> [Assigned task]
Would you print the records as they stand, down to the last character?

Start of Records to process

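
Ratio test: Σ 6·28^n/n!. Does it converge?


aₙ = 6·28^n/n!
a_{n+1}/aₙ = 28^(n+1)/(n+1)! × n!/28^n  (constant 6 cancels)
= 28/(n+1)
L = lim(n→∞) 28/(n+1) = 0
L < 1 → series CONVERGES

Converges (ratio test: L = 0 < 1)


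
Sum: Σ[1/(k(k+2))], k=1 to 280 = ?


1/(k(k+2)) = (1/2)·(1/k - 1/(k+2)) (partial fractions)
Telescoping: Σ = (1/2)·(1 + 1/2 - 1/281 - 1/282) = 29575/39621

Sum = 29575/39621


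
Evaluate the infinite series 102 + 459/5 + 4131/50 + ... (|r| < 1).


S∞ = a₁/(1-r) = 102/(1 - 9/10)
= 102/(1/10)
= 1020

S∞ = 1020


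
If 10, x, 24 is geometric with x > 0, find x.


GM = √(10×24) = √240 = 15.4919

GM = 15.4919


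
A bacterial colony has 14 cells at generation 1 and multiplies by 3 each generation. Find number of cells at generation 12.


aₙ = a₁·r^(n-1)
= 14×3^11
= 14×177147
= 2480058

a_12 = 2480058


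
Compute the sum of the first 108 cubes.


n(n+1)/2 = 108×109/2 = 5886
Σk³ = 5886² = 34644996

Σk³ = 34644996


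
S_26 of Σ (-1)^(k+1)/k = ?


S = 1 - 1/2 + 1/3 - 1/4 + 1/5 - 1/6 + 1/7 - 1/8 ± ...
= 0.6743
(Full series converges to +ln(2) ≈ +0.6931)

S_26 = 0.6743


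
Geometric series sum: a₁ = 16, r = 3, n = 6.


Sₙ = 16×(3^6 - 1)/(3 - 1)
= 16×(729 - 1)/2
= 16×728/2
= 5824

S_6 = 5824


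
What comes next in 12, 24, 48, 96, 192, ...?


Pattern: geometric (r=2)
Terms: 12, 24, 48, 96, 192
Next term = 384

Next term = 384


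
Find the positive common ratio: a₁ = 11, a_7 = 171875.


r^(n-1) = aₙ/a₁
r^6 = 171875/11 = 15625
r = 15625^(1/6)
= ±5; taking r > 0 gives r = 5

r = 5


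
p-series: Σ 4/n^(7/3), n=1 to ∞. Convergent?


p-series test: Σ c/n^p converges if p > 1, diverges if p ≤ 1 (constant c > 0 doesn't affect convergence).
p = 7/3
7/3 > 1 → CONVERGES

Converges (p = 7/3 > 1)


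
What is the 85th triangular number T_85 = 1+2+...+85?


n(n+1)/2 = 85×86/2 = 7310/2 = 3655

Σk = 3655


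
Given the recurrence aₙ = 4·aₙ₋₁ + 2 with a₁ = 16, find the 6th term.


Computing step by step:
a_1 = 16
a_2 = 66
a_3 = 266
a_4 = 1066
a_5 = 4266
a_6 = 17066


a_6 = 17066


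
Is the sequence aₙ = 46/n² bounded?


a₁ = 46, a₂ = 46/4, a₃ = 46/9, ...
0 < aₙ ≤ 46 for all n ≥ 1
The sequence IS bounded

Bounded (0 < aₙ ≤ 46)


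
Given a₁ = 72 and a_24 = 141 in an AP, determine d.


d = (aₙ - a₁)/(n-1)
= (141 - 72)/(24-1)
= 69/23 = 3

d = 3


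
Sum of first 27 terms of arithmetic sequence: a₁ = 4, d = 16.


aₙ = 4 + (27-1)×16 = 420
Sₙ = n(a₁+aₙ)/2 = 27×(4+420)/2
= 27×424/2 = 5724

S_27 = 5724


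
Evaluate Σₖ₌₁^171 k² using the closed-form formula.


n = 171
n(n+1)(2n+1)/6 = 171×172×343/6
= 10088316/6 = 1681386

Σk² = 1681386


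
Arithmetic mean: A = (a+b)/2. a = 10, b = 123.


AM = (10 + 123)/2 = 133/2 = 66.5

AM = 66.5


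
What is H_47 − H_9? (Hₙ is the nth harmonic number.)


Σₖ₌10^47 1/k = 1/10 + 1/11 + 1/12 + ... + 1/47
= 712335561944504418743/442720643463713815200
≈ 1.609

Sum = 712335561944504418743/442720643463713815200 ≈ 1.609


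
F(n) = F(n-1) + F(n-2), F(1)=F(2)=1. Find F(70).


Fibonacci sequence: 1, 1, 2, 3, 5, 8, 13, 21, 34, 55, 89, ...
F(70) = 190392490709135

F(70) = 190392490709135


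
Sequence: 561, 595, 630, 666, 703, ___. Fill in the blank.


Pattern: triangular numbers: n(n+1)/2
Terms: 561, 595, 630, 666, 703
Next term = 741

Next term = 741


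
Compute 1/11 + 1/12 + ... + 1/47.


Σₖ₌11^47 1/k = 1/11 + 1/12 + 1/13 + ... + 1/47
= 668063497598133037223/442720643463713815200
≈ 1.509

Sum = 668063497598133037223/442720643463713815200 ≈ 1.509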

End of Records to process

> [The answer]
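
Ratio test: Σ 6·28^n/n!. Does it converge?


aₙ = 6·28^n/n!
a_{n+1}/aₙ = 28^(n+1)/(n+1)! × n!/28^n  (constant 6 cancels)
= 28/(n+1)
L = lim(n→∞) 28/(n+1) = 0
L < 1 → series CONVERGES

Converges (ratio test: L = 0 < 1)


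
Sum: Σ[1/(k(k+2))], k=1 to 280 = ?


1/(k(k+2)) = (1/2)·(1/k - 1/(k+2)) (partial fractions)
Telescoping: Σ = (1/2)·(1 + 1/2 - 1/281 - 1/282) = 29575/39621

Sum = 29575/39621


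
Evaluate the infinite series 102 + 459/5 + 4131/50 + ... (|r| < 1).


S∞ = a₁/(1-r) = 102/(1 - 9/10)
= 102/(1/10)
= 1020

S∞ = 1020


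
If 10, x, 24 is geometric with x > 0, find x.


GM = √(10×24) = √240 = 15.4919

GM = 15.4919


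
A bacterial colony has 14 cells at generation 1 and multiplies by 3 each generation. Find number of cells at generation 12.


aₙ = a₁·r^(n-1)
= 14×3^11
= 14×177147
= 2480058

a_12 = 2480058


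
Compute the sum of the first 108 cubes.


n(n+1)/2 = 108×109/2 = 5886
Σk³ = 5886² = 34644996

Σk³ = 34644996


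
S_26 of Σ (-1)^(k+1)/k = ?


S = 1 - 1/2 + 1/3 - 1/4 + 1/5 - 1/6 + 1/7 - 1/8 ± ...
= 0.6743
(Full series converges to +ln(2) ≈ +0.6931)

S_26 = 0.6743


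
Geometric series sum: a₁ = 16, r = 3, n = 6.


Sₙ = 16×(3^6 - 1)/(3 - 1)
= 16×(729 - 1)/2
= 16×728/2
= 5824

S_6 = 5824


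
What comes next in 12, 24, 48, 96, 192, ...?


Pattern: geometric (r=2)
Terms: 12, 24, 48, 96, 192
Next term = 384

Next term = 384


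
Find the positive common ratio: a₁ = 11, a_7 = 171875.


r^(n-1) = aₙ/a₁
r^6 = 171875/11 = 15625
r = 15625^(1/6)
= ±5; taking r > 0 gives r = 5

r = 5


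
p-series: Σ 4/n^(7/3), n=1 to ∞. Convergent?


p-series test: Σ c/n^p converges if p > 1, diverges if p ≤ 1 (constant c > 0 doesn't affect convergence).
p = 7/3
7/3 > 1 → CONVERGES

Converges (p = 7/3 > 1)


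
What is the 85th triangular number T_85 = 1+2+...+85?


n(n+1)/2 = 85×86/2 = 7310/2 = 3655

Σk = 3655


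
Given the recurrence aₙ = 4·aₙ₋₁ + 2 with a₁ = 16, find the 6th term.


Computing step by step:
a_1 = 16
a_2 = 66
a_3 = 266
a_4 = 1066
a_5 = 4266
a_6 = 17066


a_6 = 17066


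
Is the sequence aₙ = 46/n² bounded?


a₁ = 46, a₂ = 46/4, a₃ = 46/9, ...
0 < aₙ ≤ 46 for all n ≥ 1
The sequence IS bounded

Bounded (0 < aₙ ≤ 46)


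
Given a₁ = 72 and a_24 = 141 in an AP, determine d.


d = (aₙ - a₁)/(n-1)
= (141 - 72)/(24-1)
= 69/23 = 3

d = 3


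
Sum of first 27 terms of arithmetic sequence: a₁ = 4, d = 16.


aₙ = 4 + (27-1)×16 = 420
Sₙ = n(a₁+aₙ)/2 = 27×(4+420)/2
= 27×424/2 = 5724

S_27 = 5724


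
Evaluate Σₖ₌₁^171 k² using the closed-form formula.


n = 171
n(n+1)(2n+1)/6 = 171×172×343/6
= 10088316/6 = 1681386

Σk² = 1681386


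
Arithmetic mean: A = (a+b)/2. a = 10, b = 123.


AM = (10 + 123)/2 = 133/2 = 66.5

AM = 66.5


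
What is H_47 − H_9? (Hₙ is the nth harmonic number.)


Σₖ₌10^47 1/k = 1/10 + 1/11 + 1/12 + ... + 1/47
= 712335561944504418743/442720643463713815200
≈ 1.609

Sum = 712335561944504418743/442720643463713815200 ≈ 1.609


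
F(n) = F(n-1) + F(n-2), F(1)=F(2)=1. Find F(70).


Fibonacci sequence: 1, 1, 2, 3, 5, 8, 13, 21, 34, 55, 89, ...
F(70) = 190392490709135

F(70) = 190392490709135


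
Sequence: 561, 595, 630, 666, 703, ___. Fill in the blank.


Pattern: triangular numbers: n(n+1)/2
Terms: 561, 595, 630, 666, 703
Next term = 741

Next term = 741


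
Compute 1/11 + 1/12 + ... + 1/47.


Σₖ₌11^47 1/k = 1/11 + 1/12 + 1/13 + ... + 1/47
= 668063497598133037223/442720643463713815200
≈ 1.509

Sum = 668063497598133037223/442720643463713815200 ≈ 1.509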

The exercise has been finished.